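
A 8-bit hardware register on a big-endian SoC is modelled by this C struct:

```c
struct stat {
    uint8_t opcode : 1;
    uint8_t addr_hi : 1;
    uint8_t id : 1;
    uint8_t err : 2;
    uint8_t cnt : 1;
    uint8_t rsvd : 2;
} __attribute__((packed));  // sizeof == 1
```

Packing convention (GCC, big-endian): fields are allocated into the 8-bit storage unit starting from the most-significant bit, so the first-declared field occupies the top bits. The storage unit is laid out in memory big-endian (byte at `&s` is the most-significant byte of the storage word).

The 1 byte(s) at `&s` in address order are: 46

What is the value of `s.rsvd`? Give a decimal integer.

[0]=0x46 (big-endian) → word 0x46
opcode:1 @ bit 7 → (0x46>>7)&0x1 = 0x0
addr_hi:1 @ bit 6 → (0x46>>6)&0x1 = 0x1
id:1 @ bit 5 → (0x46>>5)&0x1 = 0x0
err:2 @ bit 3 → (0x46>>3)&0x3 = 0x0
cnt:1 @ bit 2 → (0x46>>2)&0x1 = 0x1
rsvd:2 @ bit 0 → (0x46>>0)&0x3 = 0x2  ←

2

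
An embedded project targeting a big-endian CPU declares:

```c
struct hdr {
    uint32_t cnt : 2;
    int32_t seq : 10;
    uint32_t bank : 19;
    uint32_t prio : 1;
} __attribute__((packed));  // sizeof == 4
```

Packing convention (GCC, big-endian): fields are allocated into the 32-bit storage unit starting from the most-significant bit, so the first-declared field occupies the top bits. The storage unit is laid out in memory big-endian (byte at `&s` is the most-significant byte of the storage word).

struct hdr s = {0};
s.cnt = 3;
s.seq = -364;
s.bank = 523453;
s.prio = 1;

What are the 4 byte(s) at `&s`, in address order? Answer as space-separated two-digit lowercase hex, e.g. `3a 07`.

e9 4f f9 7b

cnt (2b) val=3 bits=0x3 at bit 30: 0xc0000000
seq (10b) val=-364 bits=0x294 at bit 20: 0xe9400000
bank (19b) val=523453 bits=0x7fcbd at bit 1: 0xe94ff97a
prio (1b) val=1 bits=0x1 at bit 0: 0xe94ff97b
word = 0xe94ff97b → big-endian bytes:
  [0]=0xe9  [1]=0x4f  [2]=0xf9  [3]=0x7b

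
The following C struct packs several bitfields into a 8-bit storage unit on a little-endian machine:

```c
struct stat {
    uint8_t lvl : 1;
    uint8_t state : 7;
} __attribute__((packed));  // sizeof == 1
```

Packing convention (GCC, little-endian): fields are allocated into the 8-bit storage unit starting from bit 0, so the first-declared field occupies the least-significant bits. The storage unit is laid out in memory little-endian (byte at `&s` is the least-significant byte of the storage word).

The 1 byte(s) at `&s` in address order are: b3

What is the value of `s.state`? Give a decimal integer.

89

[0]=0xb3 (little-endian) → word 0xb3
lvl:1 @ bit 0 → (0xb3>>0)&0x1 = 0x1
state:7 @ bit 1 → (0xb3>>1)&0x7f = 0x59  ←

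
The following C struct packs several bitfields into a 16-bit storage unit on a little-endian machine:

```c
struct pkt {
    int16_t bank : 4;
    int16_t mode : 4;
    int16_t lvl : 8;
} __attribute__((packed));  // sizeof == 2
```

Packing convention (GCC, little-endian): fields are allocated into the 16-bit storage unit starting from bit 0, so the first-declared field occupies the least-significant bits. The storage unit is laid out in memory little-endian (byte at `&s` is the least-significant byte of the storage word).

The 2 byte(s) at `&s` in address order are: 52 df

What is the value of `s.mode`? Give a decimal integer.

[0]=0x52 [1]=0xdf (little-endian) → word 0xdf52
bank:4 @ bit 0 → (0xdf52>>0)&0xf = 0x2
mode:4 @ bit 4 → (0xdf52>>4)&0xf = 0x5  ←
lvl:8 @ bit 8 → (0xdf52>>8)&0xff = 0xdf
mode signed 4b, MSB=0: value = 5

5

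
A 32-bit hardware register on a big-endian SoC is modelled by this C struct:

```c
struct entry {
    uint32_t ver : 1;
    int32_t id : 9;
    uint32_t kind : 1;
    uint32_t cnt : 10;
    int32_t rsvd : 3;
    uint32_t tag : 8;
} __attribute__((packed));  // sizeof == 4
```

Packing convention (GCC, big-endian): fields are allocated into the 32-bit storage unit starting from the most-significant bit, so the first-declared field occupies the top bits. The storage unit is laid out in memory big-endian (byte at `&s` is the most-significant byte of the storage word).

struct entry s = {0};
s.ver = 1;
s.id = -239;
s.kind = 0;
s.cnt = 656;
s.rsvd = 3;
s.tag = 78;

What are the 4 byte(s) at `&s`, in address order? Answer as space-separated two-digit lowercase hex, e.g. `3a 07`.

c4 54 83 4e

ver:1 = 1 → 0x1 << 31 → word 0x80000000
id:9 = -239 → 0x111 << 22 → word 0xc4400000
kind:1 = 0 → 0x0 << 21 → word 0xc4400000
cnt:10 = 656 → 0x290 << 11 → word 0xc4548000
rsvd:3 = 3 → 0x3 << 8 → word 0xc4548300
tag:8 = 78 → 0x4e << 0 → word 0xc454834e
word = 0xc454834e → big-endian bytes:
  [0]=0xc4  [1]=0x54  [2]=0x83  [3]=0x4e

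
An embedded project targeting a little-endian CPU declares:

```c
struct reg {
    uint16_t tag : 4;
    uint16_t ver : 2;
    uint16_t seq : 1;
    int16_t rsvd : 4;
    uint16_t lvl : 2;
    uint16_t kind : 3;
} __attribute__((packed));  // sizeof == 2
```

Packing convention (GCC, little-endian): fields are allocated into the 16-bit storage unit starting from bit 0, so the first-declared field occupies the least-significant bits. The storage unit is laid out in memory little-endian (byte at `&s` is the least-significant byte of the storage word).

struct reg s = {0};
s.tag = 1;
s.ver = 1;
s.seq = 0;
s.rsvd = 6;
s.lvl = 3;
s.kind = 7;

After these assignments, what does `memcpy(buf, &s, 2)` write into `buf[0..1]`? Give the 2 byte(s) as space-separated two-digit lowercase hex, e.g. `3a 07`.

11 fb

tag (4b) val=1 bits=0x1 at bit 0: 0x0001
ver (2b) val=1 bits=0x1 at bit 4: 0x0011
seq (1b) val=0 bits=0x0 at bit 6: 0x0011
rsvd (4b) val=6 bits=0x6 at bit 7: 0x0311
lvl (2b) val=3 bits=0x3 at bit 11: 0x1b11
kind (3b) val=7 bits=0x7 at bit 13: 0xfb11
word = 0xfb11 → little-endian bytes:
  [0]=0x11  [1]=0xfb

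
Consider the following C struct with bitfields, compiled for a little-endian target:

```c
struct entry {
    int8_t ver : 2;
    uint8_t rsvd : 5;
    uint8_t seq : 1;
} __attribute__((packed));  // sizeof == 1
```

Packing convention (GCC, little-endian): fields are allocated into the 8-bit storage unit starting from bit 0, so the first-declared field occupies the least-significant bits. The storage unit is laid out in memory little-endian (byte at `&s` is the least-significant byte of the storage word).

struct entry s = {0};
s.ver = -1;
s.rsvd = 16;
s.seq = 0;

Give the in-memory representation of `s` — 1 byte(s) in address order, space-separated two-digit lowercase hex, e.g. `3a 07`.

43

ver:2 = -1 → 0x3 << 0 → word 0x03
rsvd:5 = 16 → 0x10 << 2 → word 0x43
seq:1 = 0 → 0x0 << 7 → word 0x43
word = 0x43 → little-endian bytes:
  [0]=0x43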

——————

▶ _Activity_: Repeat the records above in full, word for word.

▶ _Reply_:
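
A 8-bit hardware register on a big-endian SoC is modelled by this C struct:

```c
struct stat {
    uint8_t opcode : 1;
    uint8_t addr_hi : 1;
    uint8_t id : 1;
    uint8_t err : 2;
    uint8_t cnt : 1;
    uint8_t rsvd : 2;
} __attribute__((packed));  // sizeof == 1
```

Packing convention (GCC, big-endian): fields are allocated into the 8-bit storage unit starting from the most-significant bit, so the first-declared field occupies the top bits. The storage unit is laid out in memory big-endian (byte at `&s` is the most-significant byte of the storage word).

The 1 byte(s) at `&s` in address order are: 46

What is the value of `s.rsvd`? Give a decimal integer.

[0]=0x46 (big-endian) → word 0x46
opcode:1 @ bit 7 → (0x46>>7)&0x1 = 0x0
addr_hi:1 @ bit 6 → (0x46>>6)&0x1 = 0x1
id:1 @ bit 5 → (0x46>>5)&0x1 = 0x0
err:2 @ bit 3 → (0x46>>3)&0x3 = 0x0
cnt:1 @ bit 2 → (0x46>>2)&0x1 = 0x1
rsvd:2 @ bit 0 → (0x46>>0)&0x3 = 0x2  ←

2

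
An embedded project targeting a big-endian CPU declares:

```c
struct hdr {
    uint32_t cnt : 2;
    int32_t seq : 10;
    uint32_t bank : 19;
    uint32_t prio : 1;
} __attribute__((packed));  // sizeof == 4
```

Packing convention (GCC, big-endian): fields are allocated into the 32-bit storage unit starting from the most-significant bit, so the first-declared field occupies the top bits. The storage unit is laid out in memory big-endian (byte at `&s` is the most-significant byte of the storage word).

struct hdr s = {0};
s.cnt = 3;
s.seq = -364;
s.bank = 523453;
s.prio = 1;

What are the 4 byte(s) at `&s`, in address order? Answer as space-separated two-digit lowercase hex, e.g. `3a 07`.

e9 4f f9 7b

cnt (2b) val=3 bits=0x3 at bit 30: 0xc0000000
seq (10b) val=-364 bits=0x294 at bit 20: 0xe9400000
bank (19b) val=523453 bits=0x7fcbd at bit 1: 0xe94ff97a
prio (1b) val=1 bits=0x1 at bit 0: 0xe94ff97b
word = 0xe94ff97b → big-endian bytes:
  [0]=0xe9  [1]=0x4f  [2]=0xf9  [3]=0x7b

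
The following C struct packs several bitfields into a 8-bit storage unit on a little-endian machine:

```c
struct stat {
    uint8_t lvl : 1;
    uint8_t state : 7;
} __attribute__((packed));  // sizeof == 1
```

Packing convention (GCC, little-endian): fields are allocated into the 8-bit storage unit starting from bit 0, so the first-declared field occupies the least-significant bits. The storage unit is laid out in memory little-endian (byte at `&s` is the least-significant byte of the storage word).

The 1 byte(s) at `&s` in address order are: b3

What is the value of `s.state`? Give a decimal integer.

89

[0]=0xb3 (little-endian) → word 0xb3
lvl:1 @ bit 0 → (0xb3>>0)&0x1 = 0x1
state:7 @ bit 1 → (0xb3>>1)&0x7f = 0x59  ←

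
The following C struct packs several bitfields into a 16-bit storage unit on a little-endian machine:

```c
struct pkt {
    int16_t bank : 4;
    int16_t mode : 4;
    int16_t lvl : 8;
} __attribute__((packed));  // sizeof == 2
```

Packing convention (GCC, little-endian): fields are allocated into the 16-bit storage unit starting from bit 0, so the first-declared field occupies the least-significant bits. The storage unit is laid out in memory little-endian (byte at `&s` is the least-significant byte of the storage word).

The 2 byte(s) at `&s` in address order are: 52 df

What is the value of `s.mode`? Give a decimal integer.

[0]=0x52 [1]=0xdf (little-endian) → word 0xdf52
bank:4 @ bit 0 → (0xdf52>>0)&0xf = 0x2
mode:4 @ bit 4 → (0xdf52>>4)&0xf = 0x5  ←
lvl:8 @ bit 8 → (0xdf52>>8)&0xff = 0xdf
mode signed 4b, MSB=0: value = 5

5

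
A 32-bit hardware register on a big-endian SoC is modelled by this C struct:

```c
struct entry {
    uint32_t ver : 1;
    int32_t id : 9;
    uint32_t kind : 1;
    uint32_t cnt : 10;
    int32_t rsvd : 3;
    uint32_t tag : 8;
} __attribute__((packed));  // sizeof == 4
```

Packing convention (GCC, big-endian): fields are allocated into the 32-bit storage unit starting from the most-significant bit, so the first-declared field occupies the top bits. The storage unit is laid out in memory big-endian (byte at `&s` is the most-significant byte of the storage word).

struct entry s = {0};
s.ver = 1;
s.id = -239;
s.kind = 0;
s.cnt = 656;
s.rsvd = 3;
s.tag = 78;

What are the 4 byte(s) at `&s`, in address order? Answer as space-separated two-digit lowercase hex, e.g. `3a 07`.

c4 54 83 4e

ver:1 = 1 → 0x1 << 31 → word 0x80000000
id:9 = -239 → 0x111 << 22 → word 0xc4400000
kind:1 = 0 → 0x0 << 21 → word 0xc4400000
cnt:10 = 656 → 0x290 << 11 → word 0xc4548000
rsvd:3 = 3 → 0x3 << 8 → word 0xc4548300
tag:8 = 78 → 0x4e << 0 → word 0xc454834e
word = 0xc454834e → big-endian bytes:
  [0]=0xc4  [1]=0x54  [2]=0x83  [3]=0x4e

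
An embedded project targeting a little-endian CPU declares:

```c
struct reg {
    uint16_t tag : 4;
    uint16_t ver : 2;
    uint16_t seq : 1;
    int16_t rsvd : 4;
    uint16_t lvl : 2;
    uint16_t kind : 3;
} __attribute__((packed));  // sizeof == 2
```

Packing convention (GCC, little-endian): fields are allocated into the 16-bit storage unit starting from bit 0, so the first-declared field occupies the least-significant bits. The storage unit is laid out in memory little-endian (byte at `&s` is the least-significant byte of the storage word).

struct reg s = {0};
s.tag = 1;
s.ver = 1;
s.seq = 0;
s.rsvd = 6;
s.lvl = 3;
s.kind = 7;

After these assignments, what does `memcpy(buf, &s, 2)` write into `buf[0..1]`? Give the 2 byte(s) as space-separated two-digit lowercase hex, e.g. `3a 07`.

11 fb

tag (4b) val=1 bits=0x1 at bit 0: 0x0001
ver (2b) val=1 bits=0x1 at bit 4: 0x0011
seq (1b) val=0 bits=0x0 at bit 6: 0x0011
rsvd (4b) val=6 bits=0x6 at bit 7: 0x0311
lvl (2b) val=3 bits=0x3 at bit 11: 0x1b11
kind (3b) val=7 bits=0x7 at bit 13: 0xfb11
word = 0xfb11 → little-endian bytes:
  [0]=0x11  [1]=0xfb

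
Consider the following C struct with bitfields, compiled for a little-endian target:

```c
struct entry {
    int8_t ver : 2;
    uint8_t rsvd : 5;
    uint8_t seq : 1;
} __attribute__((packed));  // sizeof == 1
```

Packing convention (GCC, little-endian): fields are allocated into the 8-bit storage unit starting from bit 0, so the first-declared field occupies the least-significant bits. The storage unit is laid out in memory little-endian (byte at `&s` is the least-significant byte of the storage word).

struct entry s = {0};
s.ver = -1;
s.rsvd = 16;
s.seq = 0;

Give the in-memory representation of `s` — 1 byte(s) in address order, space-separated two-digit lowercase hex, e.g. `3a 07`.

43

ver:2 = -1 → 0x3 << 0 → word 0x03
rsvd:5 = 16 → 0x10 << 2 → word 0x43
seq:1 = 0 → 0x0 << 7 → word 0x43
word = 0x43 → little-endian bytes:
  [0]=0x43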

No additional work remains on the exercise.